§ INSTRUCTIONS FOR THE TASK
Print nothing but the lines below starting at the line that holds "Fenwood Waste Management" and ending at the line that holds "(f) Exception (a)", including both, each exactly as written.

§ EXERCISE INPUT
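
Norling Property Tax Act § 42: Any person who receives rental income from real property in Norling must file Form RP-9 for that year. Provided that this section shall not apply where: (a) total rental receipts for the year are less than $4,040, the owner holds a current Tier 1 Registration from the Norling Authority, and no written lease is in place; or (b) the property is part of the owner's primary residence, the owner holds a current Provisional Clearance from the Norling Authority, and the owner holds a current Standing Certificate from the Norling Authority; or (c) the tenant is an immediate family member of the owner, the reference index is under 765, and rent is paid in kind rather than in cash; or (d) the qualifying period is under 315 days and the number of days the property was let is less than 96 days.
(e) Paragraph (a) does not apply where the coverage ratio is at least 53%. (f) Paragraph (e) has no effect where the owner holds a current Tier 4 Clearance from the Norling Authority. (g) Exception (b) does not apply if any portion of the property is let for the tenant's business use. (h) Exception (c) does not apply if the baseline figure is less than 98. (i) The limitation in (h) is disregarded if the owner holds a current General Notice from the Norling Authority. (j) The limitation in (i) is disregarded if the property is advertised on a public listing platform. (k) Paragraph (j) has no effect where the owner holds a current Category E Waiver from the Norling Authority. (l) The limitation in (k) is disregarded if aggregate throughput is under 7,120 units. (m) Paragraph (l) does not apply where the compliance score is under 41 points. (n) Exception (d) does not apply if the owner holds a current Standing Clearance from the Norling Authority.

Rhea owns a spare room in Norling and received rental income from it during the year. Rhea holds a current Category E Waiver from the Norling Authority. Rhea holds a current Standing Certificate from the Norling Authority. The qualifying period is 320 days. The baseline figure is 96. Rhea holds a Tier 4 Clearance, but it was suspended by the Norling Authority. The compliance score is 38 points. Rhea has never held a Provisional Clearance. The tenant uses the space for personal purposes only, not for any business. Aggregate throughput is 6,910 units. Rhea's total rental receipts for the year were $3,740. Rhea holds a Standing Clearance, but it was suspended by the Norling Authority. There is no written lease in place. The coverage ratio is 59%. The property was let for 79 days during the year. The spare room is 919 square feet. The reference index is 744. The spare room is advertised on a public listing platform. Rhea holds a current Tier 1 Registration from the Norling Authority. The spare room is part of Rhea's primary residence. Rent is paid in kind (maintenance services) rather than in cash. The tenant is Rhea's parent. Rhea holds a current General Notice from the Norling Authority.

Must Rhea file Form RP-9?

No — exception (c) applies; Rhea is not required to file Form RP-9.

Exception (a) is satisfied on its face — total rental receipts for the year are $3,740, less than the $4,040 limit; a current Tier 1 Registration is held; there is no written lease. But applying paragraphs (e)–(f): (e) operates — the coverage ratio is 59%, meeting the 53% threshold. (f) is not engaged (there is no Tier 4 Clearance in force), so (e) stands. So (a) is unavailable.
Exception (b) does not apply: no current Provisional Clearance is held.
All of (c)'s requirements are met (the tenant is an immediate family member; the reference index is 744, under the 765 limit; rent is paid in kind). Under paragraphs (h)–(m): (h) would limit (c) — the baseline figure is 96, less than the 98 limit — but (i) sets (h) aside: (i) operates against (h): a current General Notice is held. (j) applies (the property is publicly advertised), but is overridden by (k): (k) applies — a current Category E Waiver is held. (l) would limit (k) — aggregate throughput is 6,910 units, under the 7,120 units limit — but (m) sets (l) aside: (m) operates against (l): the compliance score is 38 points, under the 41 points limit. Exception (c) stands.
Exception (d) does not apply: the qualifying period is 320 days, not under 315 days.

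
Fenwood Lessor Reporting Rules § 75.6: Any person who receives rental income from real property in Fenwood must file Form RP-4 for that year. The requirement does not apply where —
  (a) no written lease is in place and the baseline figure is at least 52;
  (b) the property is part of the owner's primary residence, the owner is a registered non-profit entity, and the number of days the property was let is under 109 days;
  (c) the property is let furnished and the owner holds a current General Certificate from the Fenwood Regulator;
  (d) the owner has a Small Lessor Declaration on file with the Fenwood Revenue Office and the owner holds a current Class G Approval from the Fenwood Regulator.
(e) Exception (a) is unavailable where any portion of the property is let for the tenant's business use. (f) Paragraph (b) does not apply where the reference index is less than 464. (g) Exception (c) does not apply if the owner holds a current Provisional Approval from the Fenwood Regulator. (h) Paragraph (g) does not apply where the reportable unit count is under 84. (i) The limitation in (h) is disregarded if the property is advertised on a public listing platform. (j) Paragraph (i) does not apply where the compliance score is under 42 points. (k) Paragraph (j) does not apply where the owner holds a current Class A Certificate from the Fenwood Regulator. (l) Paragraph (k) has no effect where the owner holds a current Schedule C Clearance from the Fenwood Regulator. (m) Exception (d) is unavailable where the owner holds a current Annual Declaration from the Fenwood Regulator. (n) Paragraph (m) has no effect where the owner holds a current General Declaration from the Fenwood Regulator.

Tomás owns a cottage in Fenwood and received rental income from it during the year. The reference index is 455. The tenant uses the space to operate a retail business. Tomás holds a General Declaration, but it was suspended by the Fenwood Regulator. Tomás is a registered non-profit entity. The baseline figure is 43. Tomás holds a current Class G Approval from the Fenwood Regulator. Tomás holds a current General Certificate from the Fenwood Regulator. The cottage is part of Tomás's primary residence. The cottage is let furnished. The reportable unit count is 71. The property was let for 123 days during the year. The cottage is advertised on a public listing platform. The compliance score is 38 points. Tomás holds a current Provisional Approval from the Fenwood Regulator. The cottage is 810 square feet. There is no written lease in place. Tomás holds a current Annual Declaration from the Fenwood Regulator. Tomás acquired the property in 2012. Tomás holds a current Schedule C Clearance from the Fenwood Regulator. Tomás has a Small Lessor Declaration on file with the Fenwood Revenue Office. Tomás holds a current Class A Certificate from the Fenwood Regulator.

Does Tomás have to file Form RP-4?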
--
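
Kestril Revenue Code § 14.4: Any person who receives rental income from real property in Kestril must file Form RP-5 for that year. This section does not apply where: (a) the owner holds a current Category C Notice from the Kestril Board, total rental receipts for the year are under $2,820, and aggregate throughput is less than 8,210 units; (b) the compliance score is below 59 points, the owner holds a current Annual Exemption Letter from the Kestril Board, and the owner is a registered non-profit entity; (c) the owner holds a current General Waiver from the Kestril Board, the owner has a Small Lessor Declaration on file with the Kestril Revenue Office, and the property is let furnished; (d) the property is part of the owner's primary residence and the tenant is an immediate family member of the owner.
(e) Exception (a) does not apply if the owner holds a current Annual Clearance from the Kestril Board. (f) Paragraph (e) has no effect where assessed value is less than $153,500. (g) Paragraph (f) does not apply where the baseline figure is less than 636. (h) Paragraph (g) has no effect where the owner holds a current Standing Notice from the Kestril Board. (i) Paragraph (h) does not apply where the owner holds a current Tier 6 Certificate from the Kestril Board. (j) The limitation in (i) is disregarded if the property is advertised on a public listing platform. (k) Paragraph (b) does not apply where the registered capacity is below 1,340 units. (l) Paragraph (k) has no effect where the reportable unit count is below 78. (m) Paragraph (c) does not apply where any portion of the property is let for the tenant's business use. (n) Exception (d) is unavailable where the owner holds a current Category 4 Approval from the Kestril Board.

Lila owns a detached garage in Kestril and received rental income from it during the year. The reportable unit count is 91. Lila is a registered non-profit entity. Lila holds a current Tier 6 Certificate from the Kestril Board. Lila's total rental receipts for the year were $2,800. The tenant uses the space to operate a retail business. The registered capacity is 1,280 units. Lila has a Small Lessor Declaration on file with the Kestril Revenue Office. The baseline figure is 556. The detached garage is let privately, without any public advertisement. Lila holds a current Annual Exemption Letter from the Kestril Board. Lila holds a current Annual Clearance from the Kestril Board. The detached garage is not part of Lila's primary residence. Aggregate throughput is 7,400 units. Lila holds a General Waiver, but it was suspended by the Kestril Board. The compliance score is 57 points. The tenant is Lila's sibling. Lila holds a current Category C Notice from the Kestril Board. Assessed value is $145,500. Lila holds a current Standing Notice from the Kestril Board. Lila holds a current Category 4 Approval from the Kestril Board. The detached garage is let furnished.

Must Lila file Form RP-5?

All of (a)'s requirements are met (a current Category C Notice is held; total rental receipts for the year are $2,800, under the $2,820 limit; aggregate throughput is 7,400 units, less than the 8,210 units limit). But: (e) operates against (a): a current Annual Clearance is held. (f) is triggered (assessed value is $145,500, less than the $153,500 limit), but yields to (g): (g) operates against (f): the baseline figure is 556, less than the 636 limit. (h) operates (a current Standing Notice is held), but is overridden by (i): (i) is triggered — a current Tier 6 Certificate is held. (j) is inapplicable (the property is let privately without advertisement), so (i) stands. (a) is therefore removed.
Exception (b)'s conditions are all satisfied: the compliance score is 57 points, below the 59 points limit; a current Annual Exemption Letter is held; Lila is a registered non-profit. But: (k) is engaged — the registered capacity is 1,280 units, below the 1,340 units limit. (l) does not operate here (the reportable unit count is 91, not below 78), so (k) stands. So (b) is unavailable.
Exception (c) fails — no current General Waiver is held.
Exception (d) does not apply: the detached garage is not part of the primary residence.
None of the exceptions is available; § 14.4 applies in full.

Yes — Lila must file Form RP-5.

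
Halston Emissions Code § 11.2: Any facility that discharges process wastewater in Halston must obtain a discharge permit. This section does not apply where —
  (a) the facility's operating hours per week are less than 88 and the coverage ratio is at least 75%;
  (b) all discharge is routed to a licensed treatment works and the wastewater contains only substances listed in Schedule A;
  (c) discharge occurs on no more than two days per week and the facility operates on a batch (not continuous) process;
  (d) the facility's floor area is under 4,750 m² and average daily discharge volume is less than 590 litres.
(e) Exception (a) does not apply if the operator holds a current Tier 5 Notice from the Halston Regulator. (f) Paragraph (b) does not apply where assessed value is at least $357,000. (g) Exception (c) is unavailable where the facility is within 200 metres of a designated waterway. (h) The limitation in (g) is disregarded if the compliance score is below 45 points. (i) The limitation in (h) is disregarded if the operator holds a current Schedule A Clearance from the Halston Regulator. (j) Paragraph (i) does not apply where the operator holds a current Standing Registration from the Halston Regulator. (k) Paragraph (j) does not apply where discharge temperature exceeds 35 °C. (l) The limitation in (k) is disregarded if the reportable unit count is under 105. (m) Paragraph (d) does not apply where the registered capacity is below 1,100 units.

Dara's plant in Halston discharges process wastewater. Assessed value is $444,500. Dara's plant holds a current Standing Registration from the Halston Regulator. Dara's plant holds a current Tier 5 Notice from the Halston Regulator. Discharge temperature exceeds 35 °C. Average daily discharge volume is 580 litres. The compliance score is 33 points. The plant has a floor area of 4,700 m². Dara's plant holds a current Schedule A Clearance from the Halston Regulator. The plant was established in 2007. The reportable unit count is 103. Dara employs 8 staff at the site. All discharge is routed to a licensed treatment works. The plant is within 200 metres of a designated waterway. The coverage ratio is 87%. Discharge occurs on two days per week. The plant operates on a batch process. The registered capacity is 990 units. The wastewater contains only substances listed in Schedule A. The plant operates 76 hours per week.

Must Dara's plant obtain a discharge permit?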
...
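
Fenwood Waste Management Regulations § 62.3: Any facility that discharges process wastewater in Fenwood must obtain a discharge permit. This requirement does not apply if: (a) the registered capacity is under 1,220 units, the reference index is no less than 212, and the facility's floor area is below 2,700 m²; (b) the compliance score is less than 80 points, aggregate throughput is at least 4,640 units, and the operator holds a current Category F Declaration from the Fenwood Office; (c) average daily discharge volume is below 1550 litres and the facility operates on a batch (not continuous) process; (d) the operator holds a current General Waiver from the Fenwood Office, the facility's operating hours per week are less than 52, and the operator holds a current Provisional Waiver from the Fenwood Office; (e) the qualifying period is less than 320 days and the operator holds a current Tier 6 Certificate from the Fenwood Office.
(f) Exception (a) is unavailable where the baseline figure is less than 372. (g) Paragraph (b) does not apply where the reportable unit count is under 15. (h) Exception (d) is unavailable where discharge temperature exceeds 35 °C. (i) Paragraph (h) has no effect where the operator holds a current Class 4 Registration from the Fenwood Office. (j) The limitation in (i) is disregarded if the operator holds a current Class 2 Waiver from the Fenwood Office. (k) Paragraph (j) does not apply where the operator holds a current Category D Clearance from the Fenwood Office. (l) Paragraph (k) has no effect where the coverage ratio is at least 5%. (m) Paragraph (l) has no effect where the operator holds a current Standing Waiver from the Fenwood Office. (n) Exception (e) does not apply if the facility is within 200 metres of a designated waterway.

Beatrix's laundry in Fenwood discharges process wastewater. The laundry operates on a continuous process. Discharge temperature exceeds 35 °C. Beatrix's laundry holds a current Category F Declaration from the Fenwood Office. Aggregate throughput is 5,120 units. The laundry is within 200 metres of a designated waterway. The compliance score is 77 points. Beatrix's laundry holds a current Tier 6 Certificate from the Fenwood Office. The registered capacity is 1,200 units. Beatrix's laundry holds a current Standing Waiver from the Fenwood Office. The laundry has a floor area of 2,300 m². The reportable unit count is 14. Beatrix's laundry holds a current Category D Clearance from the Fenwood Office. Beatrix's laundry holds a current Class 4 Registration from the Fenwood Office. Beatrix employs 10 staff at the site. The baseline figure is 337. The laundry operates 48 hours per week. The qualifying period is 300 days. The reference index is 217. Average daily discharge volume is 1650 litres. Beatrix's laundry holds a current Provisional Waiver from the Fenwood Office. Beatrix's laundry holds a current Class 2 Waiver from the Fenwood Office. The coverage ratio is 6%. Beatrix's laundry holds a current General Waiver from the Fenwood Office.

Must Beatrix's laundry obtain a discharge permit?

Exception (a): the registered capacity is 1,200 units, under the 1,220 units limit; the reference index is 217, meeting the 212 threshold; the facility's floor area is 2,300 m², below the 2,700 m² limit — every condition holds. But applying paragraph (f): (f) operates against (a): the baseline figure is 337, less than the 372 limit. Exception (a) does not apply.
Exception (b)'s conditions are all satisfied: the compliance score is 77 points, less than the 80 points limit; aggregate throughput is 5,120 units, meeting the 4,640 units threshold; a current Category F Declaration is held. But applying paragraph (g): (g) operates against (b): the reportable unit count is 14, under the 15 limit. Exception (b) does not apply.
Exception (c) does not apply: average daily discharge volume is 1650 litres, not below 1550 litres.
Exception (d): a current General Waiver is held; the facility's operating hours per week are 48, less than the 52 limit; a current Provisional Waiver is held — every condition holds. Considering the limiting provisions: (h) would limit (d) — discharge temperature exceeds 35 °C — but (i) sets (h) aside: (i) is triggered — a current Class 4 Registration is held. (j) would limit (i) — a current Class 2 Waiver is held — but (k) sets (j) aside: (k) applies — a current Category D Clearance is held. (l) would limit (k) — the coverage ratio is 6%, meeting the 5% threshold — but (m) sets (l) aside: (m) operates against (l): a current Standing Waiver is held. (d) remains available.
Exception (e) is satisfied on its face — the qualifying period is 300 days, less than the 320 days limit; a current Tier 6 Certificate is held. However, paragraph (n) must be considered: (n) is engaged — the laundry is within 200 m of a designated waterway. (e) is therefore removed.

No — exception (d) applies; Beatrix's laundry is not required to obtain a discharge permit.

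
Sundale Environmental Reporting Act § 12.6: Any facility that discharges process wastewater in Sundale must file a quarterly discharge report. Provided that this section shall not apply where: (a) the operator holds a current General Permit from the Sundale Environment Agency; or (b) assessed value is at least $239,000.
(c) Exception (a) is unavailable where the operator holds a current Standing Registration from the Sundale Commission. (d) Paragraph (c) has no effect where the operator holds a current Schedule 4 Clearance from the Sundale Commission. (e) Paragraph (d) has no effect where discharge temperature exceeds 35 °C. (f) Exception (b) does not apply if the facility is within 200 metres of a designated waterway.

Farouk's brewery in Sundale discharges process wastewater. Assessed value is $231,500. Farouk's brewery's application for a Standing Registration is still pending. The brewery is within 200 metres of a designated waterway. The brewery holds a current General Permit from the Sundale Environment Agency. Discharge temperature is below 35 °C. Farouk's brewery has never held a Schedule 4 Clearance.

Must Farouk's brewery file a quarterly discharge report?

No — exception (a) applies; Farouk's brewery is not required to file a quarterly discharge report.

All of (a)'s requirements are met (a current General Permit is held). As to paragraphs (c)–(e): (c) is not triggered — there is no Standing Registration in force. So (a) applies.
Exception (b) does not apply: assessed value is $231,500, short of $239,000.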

§ SOLUTION TO THIS TASK
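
Fenwood Waste Management Regulations § 62.3: Any facility that discharges process wastewater in Fenwood must obtain a discharge permit. This requirement does not apply if: (a) the registered capacity is under 1,220 units, the reference index is no less than 212, and the facility's floor area is below 2,700 m²; (b) the compliance score is less than 80 points, aggregate throughput is at least 4,640 units, and the operator holds a current Category F Declaration from the Fenwood Office; (c) average daily discharge volume is below 1550 litres and the facility operates on a batch (not continuous) process; (d) the operator holds a current General Waiver from the Fenwood Office, the facility's operating hours per week are less than 52, and the operator holds a current Provisional Waiver from the Fenwood Office; (e) the qualifying period is less than 320 days and the operator holds a current Tier 6 Certificate from the Fenwood Office.
(f) Exception (a) is unavailable where the baseline figure is less than 372. (g) Paragraph (b) does not apply where the reportable unit count is under 15. (h) Exception (d) is unavailable where discharge temperature exceeds 35 °C. (i) Paragraph (h) has no effect where the operator holds a current Class 4 Registration from the Fenwood Office. (j) The limitation in (i) is disregarded if the operator holds a current Class 2 Waiver from the Fenwood Office. (k) Paragraph (j) does not apply where the operator holds a current Category D Clearance from the Fenwood Office. (l) Paragraph (k) has no effect where the coverage ratio is at least 5%. (m) Paragraph (l) has no effect where the operator holds a current Standing Waiver from the Fenwood Office. (n) Exception (e) does not apply if the facility is within 200 metres of a designated waterway.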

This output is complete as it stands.